**BRIEF**
Read through the lines below for the string "annual" and copy each one that has it.

**DATA FOR REVIEW**
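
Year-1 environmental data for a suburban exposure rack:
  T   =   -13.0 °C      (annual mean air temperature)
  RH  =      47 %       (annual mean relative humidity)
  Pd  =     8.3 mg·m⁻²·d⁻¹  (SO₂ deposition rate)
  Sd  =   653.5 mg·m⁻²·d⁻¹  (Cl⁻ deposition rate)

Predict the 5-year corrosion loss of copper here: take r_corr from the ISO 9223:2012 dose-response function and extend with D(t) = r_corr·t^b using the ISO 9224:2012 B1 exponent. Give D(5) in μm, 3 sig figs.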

* * *

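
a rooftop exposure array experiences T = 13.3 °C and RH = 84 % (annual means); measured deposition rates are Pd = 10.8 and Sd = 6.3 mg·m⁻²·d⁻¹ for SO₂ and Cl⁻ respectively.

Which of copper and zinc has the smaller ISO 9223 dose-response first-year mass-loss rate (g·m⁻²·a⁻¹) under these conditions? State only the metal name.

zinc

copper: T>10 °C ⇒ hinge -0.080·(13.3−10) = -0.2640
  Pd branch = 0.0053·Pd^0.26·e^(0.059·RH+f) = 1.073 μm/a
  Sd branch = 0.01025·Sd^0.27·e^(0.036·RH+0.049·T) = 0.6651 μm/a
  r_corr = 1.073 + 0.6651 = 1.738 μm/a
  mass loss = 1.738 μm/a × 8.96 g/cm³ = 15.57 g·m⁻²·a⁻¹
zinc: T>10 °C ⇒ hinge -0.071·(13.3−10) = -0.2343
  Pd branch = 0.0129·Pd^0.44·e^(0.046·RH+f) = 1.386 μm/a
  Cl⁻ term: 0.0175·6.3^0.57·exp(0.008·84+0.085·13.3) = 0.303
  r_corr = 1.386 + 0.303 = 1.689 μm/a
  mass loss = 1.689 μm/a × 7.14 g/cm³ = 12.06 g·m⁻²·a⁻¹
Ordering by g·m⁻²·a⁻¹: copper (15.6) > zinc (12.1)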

==

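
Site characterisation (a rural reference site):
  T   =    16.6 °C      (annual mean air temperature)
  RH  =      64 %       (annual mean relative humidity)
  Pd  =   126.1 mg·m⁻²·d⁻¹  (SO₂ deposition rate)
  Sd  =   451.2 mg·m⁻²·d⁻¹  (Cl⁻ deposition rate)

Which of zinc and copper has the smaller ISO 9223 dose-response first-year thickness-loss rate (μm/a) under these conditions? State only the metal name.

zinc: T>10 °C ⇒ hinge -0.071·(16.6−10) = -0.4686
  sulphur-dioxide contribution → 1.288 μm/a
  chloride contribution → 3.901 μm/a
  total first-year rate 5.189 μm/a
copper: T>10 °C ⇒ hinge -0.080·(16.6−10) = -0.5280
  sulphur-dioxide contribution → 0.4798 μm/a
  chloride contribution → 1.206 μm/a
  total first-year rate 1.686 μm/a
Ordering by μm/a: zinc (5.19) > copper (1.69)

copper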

**WRITTEN SOLUTION**
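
  T   =   -13.0 °C      (annual mean air temperature)
  RH  =      47 %       (annual mean relative humidity)
a rooftop exposure array experiences T = 13.3 °C and RH = 84 % (annual means); measured deposition rates are Pd = 10.8 and Sd = 6.3 mg·m⁻²·d⁻¹ for SO₂ and Cl⁻ respectively.
  T   =    16.6 °C      (annual mean air temperature)
  RH  =      64 %       (annual mean relative humidity)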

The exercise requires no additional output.